* WHAT NEEDS TO BE DONE
Copy out every entry, keeping each character the same.
# # #
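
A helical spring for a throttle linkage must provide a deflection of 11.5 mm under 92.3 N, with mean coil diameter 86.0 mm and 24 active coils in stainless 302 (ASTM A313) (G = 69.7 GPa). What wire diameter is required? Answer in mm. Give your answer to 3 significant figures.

10.9 mm

Required rate k = F/δ = 92.3/11.5 = 8.0261 N/mm
d = (8D³N_a·k / G)^(1/4) = (8·86.0³·24·8.0261 / (69.7×10³))^0.25
  = (14063)^0.25 = 10.8897 mm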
# # #
* WORKED SOLUTION
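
A helical spring for a throttle linkage must provide a deflection of 11.5 mm under 92.3 N, with mean coil diameter 86.0 mm and 24 active coils in stainless 302 (ASTM A313) (G = 69.7 GPa). What wire diameter is required? Answer in mm. Give your answer to 3 significant figures.

10.9 mm

Required rate k = F/δ = 92.3/11.5 = 8.0261 N/mm
d = (8D³N_a·k / G)^(1/4) = (8·86.0³·24·8.0261 / (69.7×10³))^0.25
  = (14063)^0.25 = 10.8897 mm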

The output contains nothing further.